• [How to complete this task] Please determine how many lines of the material include the word "position", and respond with nothing but that number.

-------

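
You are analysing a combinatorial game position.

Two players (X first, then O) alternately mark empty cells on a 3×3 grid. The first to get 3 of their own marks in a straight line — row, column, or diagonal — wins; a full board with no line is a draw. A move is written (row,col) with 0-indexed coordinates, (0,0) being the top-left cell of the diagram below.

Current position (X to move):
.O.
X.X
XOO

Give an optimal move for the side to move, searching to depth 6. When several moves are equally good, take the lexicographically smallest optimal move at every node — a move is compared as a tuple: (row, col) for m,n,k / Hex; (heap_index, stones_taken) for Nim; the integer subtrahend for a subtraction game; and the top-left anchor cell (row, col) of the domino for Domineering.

X's best at [.O./X.X/XOO]: (0,0)

[.O./X.X/XOO] X move#1: (0,0):+1/XO./X.X/XOO*, (0,2):-1/.OX/X.X/XOO, (1,1):+1/.O./XXX/XOO
[XO./X.X/XOO] end (terminal -1, O#2); searched .O./X.X/XOO to 6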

-------

• [Response] 2